_WHAT IS NEEDED_. Each line in the listing below that contains "rate" should be returned.

_DATA SHOWN_.
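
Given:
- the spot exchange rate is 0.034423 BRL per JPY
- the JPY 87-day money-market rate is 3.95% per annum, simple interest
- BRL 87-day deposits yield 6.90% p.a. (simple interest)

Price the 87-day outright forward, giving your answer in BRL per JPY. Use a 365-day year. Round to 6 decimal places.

0.034663

T = 87/365 years.
Growth of 1 BRL over T: 1 + 0.0690×87/365 = 1.0164466.
JPY growth factor: 1 + 0.0395×87/365 = 1.0094151.
CIP: F = S · (grow BRL)/(grow JPY) = 0.034423 × 1.0164466/1.0094151 = 0.03466279 BRL per JPY.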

_PROBLEM SOLUTION_.
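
- the spot exchange rate is 0.034423 BRL per JPY
- the JPY 87-day money-market rate is 3.95% per annum, simple interest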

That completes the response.